» PROBLEM DESCRIPTION: Nothing may be changed. Give the entries below again exactly.

__________________________________________________

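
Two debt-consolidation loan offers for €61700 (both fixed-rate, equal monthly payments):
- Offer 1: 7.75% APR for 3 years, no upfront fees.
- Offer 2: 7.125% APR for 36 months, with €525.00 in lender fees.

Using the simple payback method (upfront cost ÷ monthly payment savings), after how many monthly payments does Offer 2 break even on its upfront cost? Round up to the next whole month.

30 months

Offer 1: monthly rate = 7.75%/12 = 0.0064583; payment = 61,700 × 0.0064583 / (1 − (1+0.0064583)^−36) = €1,926.35.
Offer 2: at 7.125% the monthly rate is 0.0059375, so the payment is 61,700 × 0.0059375 / (1 − 1.0059375^−36) = €1,908.65.
Monthly savings = €1,926.35 − €1,908.65 = €17.70.
Break-even = €525.00 / €17.70 = 29.66 → 30 months.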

__________________________________________________

» RESPONSE AREA:
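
Two debt-consolidation loan offers for €61700 (both fixed-rate, equal monthly payments):
- Offer 1: 7.75% APR for 3 years, no upfront fees.
- Offer 2: 7.125% APR for 36 months, with €525.00 in lender fees.

Using the simple payback method (upfront cost ÷ monthly payment savings), after how many monthly payments does Offer 2 break even on its upfront cost? Round up to the next whole month.

30 months

Offer 1: monthly rate = 7.75%/12 = 0.0064583; payment = 61,700 × 0.0064583 / (1 − (1+0.0064583)^−36) = €1,926.35.
Offer 2: at 7.125% the monthly rate is 0.0059375, so the payment is 61,700 × 0.0059375 / (1 − 1.0059375^−36) = €1,908.65.
Monthly savings = €1,926.35 − €1,908.65 = €17.70.
Break-even = €525.00 / €17.70 = 29.66 → 30 months.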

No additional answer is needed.